Saved data entries
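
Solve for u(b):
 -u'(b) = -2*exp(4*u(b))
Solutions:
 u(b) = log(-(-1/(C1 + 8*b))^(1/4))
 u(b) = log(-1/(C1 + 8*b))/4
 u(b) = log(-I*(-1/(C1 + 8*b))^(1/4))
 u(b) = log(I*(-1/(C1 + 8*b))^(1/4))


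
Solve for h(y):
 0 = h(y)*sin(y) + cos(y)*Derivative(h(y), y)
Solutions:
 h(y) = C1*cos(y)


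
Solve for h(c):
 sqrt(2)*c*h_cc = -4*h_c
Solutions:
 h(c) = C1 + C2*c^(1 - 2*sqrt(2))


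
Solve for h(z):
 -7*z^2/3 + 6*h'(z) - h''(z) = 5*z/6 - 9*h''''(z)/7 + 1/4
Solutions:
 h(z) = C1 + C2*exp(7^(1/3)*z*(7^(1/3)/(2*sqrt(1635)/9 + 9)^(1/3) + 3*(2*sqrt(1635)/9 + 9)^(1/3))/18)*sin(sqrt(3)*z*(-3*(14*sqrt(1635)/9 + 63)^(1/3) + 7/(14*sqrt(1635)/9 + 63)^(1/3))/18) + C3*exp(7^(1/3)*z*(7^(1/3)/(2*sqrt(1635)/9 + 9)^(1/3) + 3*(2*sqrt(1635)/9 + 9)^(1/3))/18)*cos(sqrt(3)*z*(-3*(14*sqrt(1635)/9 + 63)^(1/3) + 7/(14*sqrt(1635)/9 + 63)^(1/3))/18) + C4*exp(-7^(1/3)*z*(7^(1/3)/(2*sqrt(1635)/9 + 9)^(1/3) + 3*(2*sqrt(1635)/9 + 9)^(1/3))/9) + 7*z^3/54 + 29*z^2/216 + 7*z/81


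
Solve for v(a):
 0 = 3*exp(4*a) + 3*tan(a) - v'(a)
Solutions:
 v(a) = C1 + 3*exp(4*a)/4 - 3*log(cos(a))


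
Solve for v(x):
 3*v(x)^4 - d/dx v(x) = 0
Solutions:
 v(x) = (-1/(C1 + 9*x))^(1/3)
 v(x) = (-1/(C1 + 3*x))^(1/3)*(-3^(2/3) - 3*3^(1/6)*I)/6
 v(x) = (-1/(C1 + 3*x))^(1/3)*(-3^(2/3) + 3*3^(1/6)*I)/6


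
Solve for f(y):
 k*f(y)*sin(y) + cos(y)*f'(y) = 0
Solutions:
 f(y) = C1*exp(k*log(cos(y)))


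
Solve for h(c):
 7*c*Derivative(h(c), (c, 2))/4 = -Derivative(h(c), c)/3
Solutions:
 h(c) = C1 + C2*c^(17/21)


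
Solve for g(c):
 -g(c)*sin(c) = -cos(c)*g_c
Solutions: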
* * *
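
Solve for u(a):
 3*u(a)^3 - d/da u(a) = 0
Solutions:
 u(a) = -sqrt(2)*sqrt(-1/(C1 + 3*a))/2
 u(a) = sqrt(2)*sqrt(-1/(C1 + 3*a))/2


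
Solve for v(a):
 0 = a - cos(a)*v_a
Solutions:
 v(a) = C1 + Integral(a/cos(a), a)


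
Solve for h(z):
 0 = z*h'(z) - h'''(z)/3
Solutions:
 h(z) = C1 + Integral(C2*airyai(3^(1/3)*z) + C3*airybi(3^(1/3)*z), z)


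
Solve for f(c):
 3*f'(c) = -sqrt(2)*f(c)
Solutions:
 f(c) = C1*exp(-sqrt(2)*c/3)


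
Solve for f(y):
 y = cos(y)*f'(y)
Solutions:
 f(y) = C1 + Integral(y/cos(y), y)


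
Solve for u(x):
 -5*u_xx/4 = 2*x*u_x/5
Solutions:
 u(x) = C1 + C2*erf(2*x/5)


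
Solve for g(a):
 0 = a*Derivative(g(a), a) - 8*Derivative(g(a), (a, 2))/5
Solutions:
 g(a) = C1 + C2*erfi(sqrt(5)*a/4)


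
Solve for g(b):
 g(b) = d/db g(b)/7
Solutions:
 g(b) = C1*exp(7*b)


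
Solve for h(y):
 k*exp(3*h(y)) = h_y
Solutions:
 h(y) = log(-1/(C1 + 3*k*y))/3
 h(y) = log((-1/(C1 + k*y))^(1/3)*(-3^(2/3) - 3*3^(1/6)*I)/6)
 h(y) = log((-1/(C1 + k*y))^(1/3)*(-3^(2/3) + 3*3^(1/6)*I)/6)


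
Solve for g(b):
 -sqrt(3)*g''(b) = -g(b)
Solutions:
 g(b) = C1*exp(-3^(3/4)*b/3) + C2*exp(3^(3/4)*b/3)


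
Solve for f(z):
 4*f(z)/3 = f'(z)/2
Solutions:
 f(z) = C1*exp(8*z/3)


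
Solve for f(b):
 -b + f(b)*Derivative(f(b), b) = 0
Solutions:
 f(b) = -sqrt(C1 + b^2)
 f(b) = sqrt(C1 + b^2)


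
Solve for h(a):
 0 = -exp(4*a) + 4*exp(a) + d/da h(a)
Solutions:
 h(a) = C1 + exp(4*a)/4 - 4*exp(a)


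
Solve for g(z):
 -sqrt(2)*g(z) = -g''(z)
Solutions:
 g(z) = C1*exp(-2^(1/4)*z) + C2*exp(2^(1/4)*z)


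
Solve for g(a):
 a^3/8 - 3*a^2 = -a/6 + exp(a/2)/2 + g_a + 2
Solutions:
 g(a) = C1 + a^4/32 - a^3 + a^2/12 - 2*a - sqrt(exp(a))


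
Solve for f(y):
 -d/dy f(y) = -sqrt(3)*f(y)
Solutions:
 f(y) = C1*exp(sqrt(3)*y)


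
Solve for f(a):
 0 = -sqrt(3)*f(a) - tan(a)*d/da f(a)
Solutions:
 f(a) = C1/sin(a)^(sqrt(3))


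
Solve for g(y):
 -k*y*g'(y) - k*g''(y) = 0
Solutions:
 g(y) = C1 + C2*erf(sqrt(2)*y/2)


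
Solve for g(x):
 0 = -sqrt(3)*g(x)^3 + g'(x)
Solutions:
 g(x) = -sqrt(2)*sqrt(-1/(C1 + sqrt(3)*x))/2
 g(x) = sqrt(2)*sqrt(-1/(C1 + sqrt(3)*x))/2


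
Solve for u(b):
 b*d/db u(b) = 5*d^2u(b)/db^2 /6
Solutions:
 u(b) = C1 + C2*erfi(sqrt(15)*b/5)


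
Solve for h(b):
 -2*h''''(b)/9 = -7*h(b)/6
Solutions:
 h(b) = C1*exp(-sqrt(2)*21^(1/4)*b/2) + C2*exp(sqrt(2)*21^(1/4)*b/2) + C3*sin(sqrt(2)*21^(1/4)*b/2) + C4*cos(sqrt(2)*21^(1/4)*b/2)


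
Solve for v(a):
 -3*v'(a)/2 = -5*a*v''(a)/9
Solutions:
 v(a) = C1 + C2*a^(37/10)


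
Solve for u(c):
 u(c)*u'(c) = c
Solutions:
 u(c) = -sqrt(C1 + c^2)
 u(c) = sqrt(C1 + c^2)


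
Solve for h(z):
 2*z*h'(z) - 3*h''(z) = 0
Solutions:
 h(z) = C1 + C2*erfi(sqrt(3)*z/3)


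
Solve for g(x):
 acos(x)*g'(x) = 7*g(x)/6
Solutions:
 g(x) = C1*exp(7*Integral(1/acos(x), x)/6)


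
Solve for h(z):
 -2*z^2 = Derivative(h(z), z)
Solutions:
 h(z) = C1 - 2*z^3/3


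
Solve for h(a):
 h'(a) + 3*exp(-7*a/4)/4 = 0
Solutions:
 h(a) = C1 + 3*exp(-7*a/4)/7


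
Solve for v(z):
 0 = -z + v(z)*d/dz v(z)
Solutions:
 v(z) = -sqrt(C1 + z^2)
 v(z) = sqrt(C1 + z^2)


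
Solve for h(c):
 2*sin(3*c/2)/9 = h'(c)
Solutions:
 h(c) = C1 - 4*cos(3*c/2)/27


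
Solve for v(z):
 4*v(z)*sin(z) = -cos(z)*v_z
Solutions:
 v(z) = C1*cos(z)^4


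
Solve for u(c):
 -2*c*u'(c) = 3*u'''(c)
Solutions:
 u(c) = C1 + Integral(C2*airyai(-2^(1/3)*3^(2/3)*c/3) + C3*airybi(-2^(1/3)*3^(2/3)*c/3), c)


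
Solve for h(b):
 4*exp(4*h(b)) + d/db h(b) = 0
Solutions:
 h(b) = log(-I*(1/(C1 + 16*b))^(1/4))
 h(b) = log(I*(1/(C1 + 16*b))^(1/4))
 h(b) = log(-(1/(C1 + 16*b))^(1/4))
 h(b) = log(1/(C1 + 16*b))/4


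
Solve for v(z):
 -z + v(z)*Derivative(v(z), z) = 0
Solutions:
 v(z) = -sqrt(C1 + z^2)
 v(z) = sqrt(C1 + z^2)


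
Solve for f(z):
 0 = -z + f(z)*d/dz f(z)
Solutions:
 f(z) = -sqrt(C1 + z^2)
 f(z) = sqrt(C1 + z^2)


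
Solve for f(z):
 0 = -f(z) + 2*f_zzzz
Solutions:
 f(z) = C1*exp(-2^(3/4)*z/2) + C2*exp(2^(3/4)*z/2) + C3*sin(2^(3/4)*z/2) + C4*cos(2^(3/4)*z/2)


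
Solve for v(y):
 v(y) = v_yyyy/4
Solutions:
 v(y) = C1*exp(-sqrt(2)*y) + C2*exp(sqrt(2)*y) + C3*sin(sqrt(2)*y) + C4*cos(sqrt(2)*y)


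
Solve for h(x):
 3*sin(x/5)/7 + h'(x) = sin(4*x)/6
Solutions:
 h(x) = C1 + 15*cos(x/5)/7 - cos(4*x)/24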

## Activity
Could you retype exactly the lines above, starting at the line that contains "y = cos(y)*f'(y)" and ending at the line that contains "0 = -exp(4*a) + 4*exp(a) + d/da h(a)", and nothing more?

## Written response
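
 y = cos(y)*f'(y)
Solutions:
 f(y) = C1 + Integral(y/cos(y), y)


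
Solve for u(x):
 -5*u_xx/4 = 2*x*u_x/5
Solutions:
 u(x) = C1 + C2*erf(2*x/5)


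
Solve for g(a):
 0 = a*Derivative(g(a), a) - 8*Derivative(g(a), (a, 2))/5
Solutions:
 g(a) = C1 + C2*erfi(sqrt(5)*a/4)


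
Solve for g(b):
 g(b) = d/db g(b)/7
Solutions:
 g(b) = C1*exp(7*b)


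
Solve for h(y):
 k*exp(3*h(y)) = h_y
Solutions:
 h(y) = log(-1/(C1 + 3*k*y))/3
 h(y) = log((-1/(C1 + k*y))^(1/3)*(-3^(2/3) - 3*3^(1/6)*I)/6)
 h(y) = log((-1/(C1 + k*y))^(1/3)*(-3^(2/3) + 3*3^(1/6)*I)/6)


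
Solve for g(b):
 -sqrt(3)*g''(b) = -g(b)
Solutions:
 g(b) = C1*exp(-3^(3/4)*b/3) + C2*exp(3^(3/4)*b/3)


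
Solve for f(z):
 4*f(z)/3 = f'(z)/2
Solutions:
 f(z) = C1*exp(8*z/3)


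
Solve for f(b):
 -b + f(b)*Derivative(f(b), b) = 0
Solutions:
 f(b) = -sqrt(C1 + b^2)
 f(b) = sqrt(C1 + b^2)


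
Solve for h(a):
 0 = -exp(4*a) + 4*exp(a) + d/da h(a)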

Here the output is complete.